Task directions: Set down each entry below exactly as it stands.

BEGIN

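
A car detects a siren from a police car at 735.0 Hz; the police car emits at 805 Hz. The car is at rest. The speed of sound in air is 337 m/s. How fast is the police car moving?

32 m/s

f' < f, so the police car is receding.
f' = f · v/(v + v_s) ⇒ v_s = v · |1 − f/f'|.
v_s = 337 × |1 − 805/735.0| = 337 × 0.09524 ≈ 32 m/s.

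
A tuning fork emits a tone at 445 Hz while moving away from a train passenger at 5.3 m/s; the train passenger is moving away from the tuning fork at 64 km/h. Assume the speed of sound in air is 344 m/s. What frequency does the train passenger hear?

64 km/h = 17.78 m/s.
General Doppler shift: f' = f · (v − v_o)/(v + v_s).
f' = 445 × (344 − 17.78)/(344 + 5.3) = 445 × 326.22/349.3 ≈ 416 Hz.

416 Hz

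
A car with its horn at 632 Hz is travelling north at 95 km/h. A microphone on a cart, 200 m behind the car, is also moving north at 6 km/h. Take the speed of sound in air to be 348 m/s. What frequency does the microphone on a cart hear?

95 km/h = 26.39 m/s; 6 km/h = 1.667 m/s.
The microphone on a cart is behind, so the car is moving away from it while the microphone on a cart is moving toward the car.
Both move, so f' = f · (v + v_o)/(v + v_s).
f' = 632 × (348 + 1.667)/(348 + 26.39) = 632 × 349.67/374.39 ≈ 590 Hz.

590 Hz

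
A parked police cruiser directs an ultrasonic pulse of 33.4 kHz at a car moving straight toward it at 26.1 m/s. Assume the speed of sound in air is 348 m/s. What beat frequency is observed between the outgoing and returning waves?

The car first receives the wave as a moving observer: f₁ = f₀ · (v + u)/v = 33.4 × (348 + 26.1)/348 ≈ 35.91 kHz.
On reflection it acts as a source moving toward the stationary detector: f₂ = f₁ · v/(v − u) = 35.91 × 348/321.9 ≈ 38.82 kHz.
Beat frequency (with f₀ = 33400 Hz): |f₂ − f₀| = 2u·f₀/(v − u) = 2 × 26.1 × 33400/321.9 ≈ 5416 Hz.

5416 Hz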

END

Result below:
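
A car detects a siren from a police car at 735.0 Hz; the police car emits at 805 Hz. The car is at rest. The speed of sound in air is 337 m/s. How fast is the police car moving?

32 m/s

f' < f, so the police car is receding.
f' = f · v/(v + v_s) ⇒ v_s = v · |1 − f/f'|.
v_s = 337 × |1 − 805/735.0| = 337 × 0.09524 ≈ 32 m/s.

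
A tuning fork emits a tone at 445 Hz while moving away from a train passenger at 5.3 m/s; the train passenger is moving away from the tuning fork at 64 km/h. Assume the speed of sound in air is 344 m/s. What frequency does the train passenger hear?

64 km/h = 17.78 m/s.
General Doppler shift: f' = f · (v − v_o)/(v + v_s).
f' = 445 × (344 − 17.78)/(344 + 5.3) = 445 × 326.22/349.3 ≈ 416 Hz.

416 Hz

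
A car with its horn at 632 Hz is travelling north at 95 km/h. A microphone on a cart, 200 m behind the car, is also moving north at 6 km/h. Take the speed of sound in air to be 348 m/s. What frequency does the microphone on a cart hear?

95 km/h = 26.39 m/s; 6 km/h = 1.667 m/s.
The microphone on a cart is behind, so the car is moving away from it while the microphone on a cart is moving toward the car.
Both move, so f' = f · (v + v_o)/(v + v_s).
f' = 632 × (348 + 1.667)/(348 + 26.39) = 632 × 349.67/374.39 ≈ 590 Hz.

590 Hz

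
A parked police cruiser directs an ultrasonic pulse of 33.4 kHz at a car moving straight toward it at 26.1 m/s. Assume the speed of sound in air is 348 m/s. What beat frequency is observed between the outgoing and returning waves?

The car first receives the wave as a moving observer: f₁ = f₀ · (v + u)/v = 33.4 × (348 + 26.1)/348 ≈ 35.91 kHz.
On reflection it acts as a source moving toward the stationary detector: f₂ = f₁ · v/(v − u) = 35.91 × 348/321.9 ≈ 38.82 kHz.
Beat frequency (with f₀ = 33400 Hz): |f₂ − f₀| = 2u·f₀/(v − u) = 2 × 26.1 × 33400/321.9 ≈ 5416 Hz.

5416 Hz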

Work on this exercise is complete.